What is needed
Print exactly the lines from the line with "The Baré dialect has" to the last line of the data, please, both included.

[Stored items]
▶
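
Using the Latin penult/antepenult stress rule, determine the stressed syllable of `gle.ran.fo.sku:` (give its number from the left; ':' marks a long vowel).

Classical Latin: stress the penult if heavy (long vowel or closed), else the antepenult.
Weights: 2 ran H, 3 fo L, 4 sku: H.
The penult (syllable 3, fo) is light, so stress falls on the antepenult (syllable 2, ran).
Stress on syllable 2: gle.ˈran.fo.sku:.

2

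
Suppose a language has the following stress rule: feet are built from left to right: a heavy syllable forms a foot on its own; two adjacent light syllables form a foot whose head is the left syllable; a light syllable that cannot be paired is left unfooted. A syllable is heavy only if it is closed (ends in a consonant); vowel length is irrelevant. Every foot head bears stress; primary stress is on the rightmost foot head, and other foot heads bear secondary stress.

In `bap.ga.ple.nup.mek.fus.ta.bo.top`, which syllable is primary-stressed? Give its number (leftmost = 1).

Weights: 1 bap H, 2 ga L, 3 ple L, 4 nup H, 5 mek H, 6 fus H, 7 ta L, 8 bo L, 9 top H.
Parse left to right (heavy = foot alone; LL = one foot; stranded L unfooted): (ˈbap) (ˈga.ple) (ˈnup) (ˈmek) (ˈfus) (ˈta.bo) (ˈtop).
Foot heads: 1, 2, 4, 5, 6, 7, 9.
Primary stress on the rightmost head = syllable 9.
Primary stress: syllable 9 → bap.ga.ple.nup.mek.fus.ta.bo.ˈtop.

9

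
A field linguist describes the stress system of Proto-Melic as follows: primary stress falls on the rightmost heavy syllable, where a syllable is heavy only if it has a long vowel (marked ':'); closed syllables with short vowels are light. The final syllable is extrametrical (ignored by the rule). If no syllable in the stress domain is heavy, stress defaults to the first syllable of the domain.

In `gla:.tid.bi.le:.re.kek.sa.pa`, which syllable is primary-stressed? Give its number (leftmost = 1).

The final syllable (8, pa) is extrametrical; the stress domain is syllables 1–7.
Weights: 1 gla: H, 2 tid L, 3 bi L, 4 le: H, 5 re L, 6 kek L, 7 sa L.
Heavy syllables in the domain: 1, 4. The rightmost is syllable 4 (le:).
Primary stress: syllable 4 → gla:.tid.bi.ˈle:.re.kek.sa.pa.

4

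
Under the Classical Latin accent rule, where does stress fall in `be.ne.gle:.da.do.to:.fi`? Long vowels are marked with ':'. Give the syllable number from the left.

Classical Latin: stress the penult if heavy (long vowel or closed), else the antepenult.
Weights: 5 do L, 6 to: H, 7 fi L.
The penult (syllable 6, to:) is heavy, so it takes stress.
Stress on syllable 6: be.ne.gle:.da.do.ˈto:.fi.

6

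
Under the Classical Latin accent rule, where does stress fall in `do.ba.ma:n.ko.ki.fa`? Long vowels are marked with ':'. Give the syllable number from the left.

4

Classical Latin: stress the penult if heavy (long vowel or closed), else the antepenult.
Weights: 4 ko L, 5 ki L, 6 fa L.
The penult (syllable 5, ki) is light, so stress falls on the antepenult (syllable 4, ko).
Stress on syllable 4: do.ba.ma:n.ˈko.ki.fa.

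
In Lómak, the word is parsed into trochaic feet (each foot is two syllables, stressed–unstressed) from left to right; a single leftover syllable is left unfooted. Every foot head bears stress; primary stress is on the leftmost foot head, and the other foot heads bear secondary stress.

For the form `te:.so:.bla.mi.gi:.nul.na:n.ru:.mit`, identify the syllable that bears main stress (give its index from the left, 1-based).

Parse left to right into trochaic (ˈσσ) feet: (ˈte:.so:) (ˈbla.mi) (ˈgi:.nul) (ˈna:n.ru:) mit. Syllable 9 is left unfooted.
Foot heads (stressed positions): 1, 3, 5, 7.
End Rule Leftmost: primary stress on the leftmost head = syllable 1.
Primary stress: syllable 1 → ˈte:.so:.bla.mi.gi:.nul.na:n.ru:.mit.

1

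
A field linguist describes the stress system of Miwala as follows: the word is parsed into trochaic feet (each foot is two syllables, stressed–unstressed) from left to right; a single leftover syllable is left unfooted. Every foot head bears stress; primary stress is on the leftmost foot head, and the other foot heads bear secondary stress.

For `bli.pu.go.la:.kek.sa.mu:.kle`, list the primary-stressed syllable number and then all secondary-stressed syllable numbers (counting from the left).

Parse left to right into trochaic (ˈσσ) feet: (ˈbli.pu) (ˈgo.la:) (ˈkek.sa) (ˈmu:.kle).
Foot heads (stressed positions): 1, 3, 5, 7.
End Rule Leftmost: primary stress on the leftmost head = syllable 1.
Secondary stress on 3, 5, 7: ˈbli.pu.ˌgo.la:.ˌkek.sa.ˌmu:.kle.

primary 1, secondary 3, 5, 7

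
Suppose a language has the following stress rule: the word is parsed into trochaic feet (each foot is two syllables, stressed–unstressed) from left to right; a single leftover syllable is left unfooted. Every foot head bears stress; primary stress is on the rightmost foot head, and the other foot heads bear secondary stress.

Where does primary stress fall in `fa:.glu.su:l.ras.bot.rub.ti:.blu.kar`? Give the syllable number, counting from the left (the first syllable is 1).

7

Parse left to right into trochaic (ˈσσ) feet: (ˈfa:.glu) (ˈsu:l.ras) (ˈbot.rub) (ˈti:.blu) kar. Syllable 9 is left unfooted.
Foot heads (stressed positions): 1, 3, 5, 7.
End Rule Rightmost: primary stress on the rightmost head = syllable 7.
Primary stress: syllable 7 → fa:.glu.su:l.ras.bot.rub.ˈti:.blu.kar.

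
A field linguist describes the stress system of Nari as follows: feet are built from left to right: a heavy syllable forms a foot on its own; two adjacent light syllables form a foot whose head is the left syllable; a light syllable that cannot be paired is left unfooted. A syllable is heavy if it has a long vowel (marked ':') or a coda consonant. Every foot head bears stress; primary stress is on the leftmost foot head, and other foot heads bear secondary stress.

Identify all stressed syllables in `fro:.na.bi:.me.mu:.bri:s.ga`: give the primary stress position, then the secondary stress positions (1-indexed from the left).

Weights: 1 fro: H, 2 na L, 3 bi: H, 4 me L, 5 mu: H, 6 bri:s H, 7 ga L.
Parse left to right (heavy = foot alone; LL = one foot; stranded L unfooted): (ˈfro:) na (ˈbi:) me (ˈmu:) (ˈbri:s) ga.
Foot heads: 1, 3, 5, 6.
Primary stress on the leftmost head = syllable 1.
Secondary stress on 3, 5, 6: ˈfro:.na.ˌbi:.me.ˌmu:.ˌbri:s.ga.

primary 1, secondary 3, 5, 6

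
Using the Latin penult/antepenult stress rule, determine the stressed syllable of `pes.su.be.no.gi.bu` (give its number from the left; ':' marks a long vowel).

4

Classical Latin: stress the penult if heavy (long vowel or closed), else the antepenult.
Weights: 4 no L, 5 gi L, 6 bu L.
The penult (syllable 5, gi) is light, so stress falls on the antepenult (syllable 4, no).
Stress on syllable 4: pes.su.be.ˈno.gi.bu.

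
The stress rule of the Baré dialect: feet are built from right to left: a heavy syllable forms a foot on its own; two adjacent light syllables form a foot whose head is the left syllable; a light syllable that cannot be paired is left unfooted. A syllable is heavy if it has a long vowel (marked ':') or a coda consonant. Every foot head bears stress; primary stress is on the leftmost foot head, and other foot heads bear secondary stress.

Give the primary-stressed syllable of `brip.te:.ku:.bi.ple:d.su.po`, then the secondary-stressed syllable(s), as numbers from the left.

Weights: 1 brip H, 2 te: H, 3 ku: H, 4 bi L, 5 ple:d H, 6 su L, 7 po L.
Parse right to left (heavy = foot alone; LL = one foot; stranded L unfooted): (ˈbrip) (ˈte:) (ˈku:) bi (ˈple:d) (ˈsu.po).
Foot heads: 1, 2, 3, 5, 6.
Primary stress on the leftmost head = syllable 1.
Secondary stress on 2, 3, 5, 6: ˈbrip.ˌte:.ˌku:.bi.ˌple:d.ˌsu.po.

primary 1, secondary 2, 3, 5, 6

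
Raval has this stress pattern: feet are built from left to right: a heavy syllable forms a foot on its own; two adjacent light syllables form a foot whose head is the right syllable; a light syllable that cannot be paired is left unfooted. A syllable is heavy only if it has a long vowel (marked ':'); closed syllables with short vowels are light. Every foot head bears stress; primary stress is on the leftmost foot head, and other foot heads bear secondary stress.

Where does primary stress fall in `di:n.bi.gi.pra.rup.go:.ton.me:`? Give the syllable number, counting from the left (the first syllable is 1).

Weights: 1 di:n H, 2 bi L, 3 gi L, 4 pra L, 5 rup L, 6 go: H, 7 ton L, 8 me: H.
Parse left to right (heavy = foot alone; LL = one foot; stranded L unfooted): (ˈdi:n) (bi.ˈgi) (pra.ˈrup) (ˈgo:) ton (ˈme:).
Foot heads: 1, 3, 5, 6, 8.
Primary stress on the leftmost head = syllable 1.
Primary stress: syllable 1 → ˈdi:n.bi.gi.pra.rup.go:.ton.me:.

1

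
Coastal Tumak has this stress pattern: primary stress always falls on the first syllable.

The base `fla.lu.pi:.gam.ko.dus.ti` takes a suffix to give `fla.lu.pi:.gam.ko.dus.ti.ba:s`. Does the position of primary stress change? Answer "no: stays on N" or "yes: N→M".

no: stays on 1

Base `fla.lu.pi:.gam.ko.dus.ti` (7 syllables):
  The word has 7 syllables; the first syllable is syllable 1 (fla).
  → primary stress on syllable 1.
Suffixed `fla.lu.pi:.gam.ko.dus.ti.ba:s` (8 syllables):
  The word has 8 syllables; the first syllable is syllable 1 (fla).
  → primary stress on syllable 1.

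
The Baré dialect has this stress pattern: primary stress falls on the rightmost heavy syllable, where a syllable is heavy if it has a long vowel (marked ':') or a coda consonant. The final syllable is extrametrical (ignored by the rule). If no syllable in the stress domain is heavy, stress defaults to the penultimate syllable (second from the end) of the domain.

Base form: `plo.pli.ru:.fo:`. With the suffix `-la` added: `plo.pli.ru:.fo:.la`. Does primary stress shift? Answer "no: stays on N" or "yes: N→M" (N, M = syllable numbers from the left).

yes: 3→4

Base `plo.pli.ru:.fo:` (4 syllables):
  The final syllable (4, fo:) is extrametrical; the stress domain is syllables 1–3.
  Weights: 1 plo L, 2 pli L, 3 ru: H.
  Heavy syllables in the domain: 3. The rightmost is syllable 3 (ru:).
  → primary stress on syllable 3.
Suffixed `plo.pli.ru:.fo:.la` (5 syllables):
  The final syllable (5, la) is extrametrical; the stress domain is syllables 1–4.
  Weights: 1 plo L, 2 pli L, 3 ru: H, 4 fo: H.
  Heavy syllables in the domain: 3, 4. The rightmost is syllable 4 (fo:).
  → primary stress on syllable 4.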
◀
Exercise solution
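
The Baré dialect has this stress pattern: primary stress falls on the rightmost heavy syllable, where a syllable is heavy if it has a long vowel (marked ':') or a coda consonant. The final syllable is extrametrical (ignored by the rule). If no syllable in the stress domain is heavy, stress defaults to the penultimate syllable (second from the end) of the domain.

Base form: `plo.pli.ru:.fo:`. With the suffix `-la` added: `plo.pli.ru:.fo:.la`. Does primary stress shift? Answer "no: stays on N" or "yes: N→M" (N, M = syllable numbers from the left).

yes: 3→4

Base `plo.pli.ru:.fo:` (4 syllables):
  The final syllable (4, fo:) is extrametrical; the stress domain is syllables 1–3.
  Weights: 1 plo L, 2 pli L, 3 ru: H.
  Heavy syllables in the domain: 3. The rightmost is syllable 3 (ru:).
  → primary stress on syllable 3.
Suffixed `plo.pli.ru:.fo:.la` (5 syllables):
  The final syllable (5, la) is extrametrical; the stress domain is syllables 1–4.
  Weights: 1 plo L, 2 pli L, 3 ru: H, 4 fo: H.
  Heavy syllables in the domain: 3, 4. The rightmost is syllable 4 (fo:).
  → primary stress on syllable 4.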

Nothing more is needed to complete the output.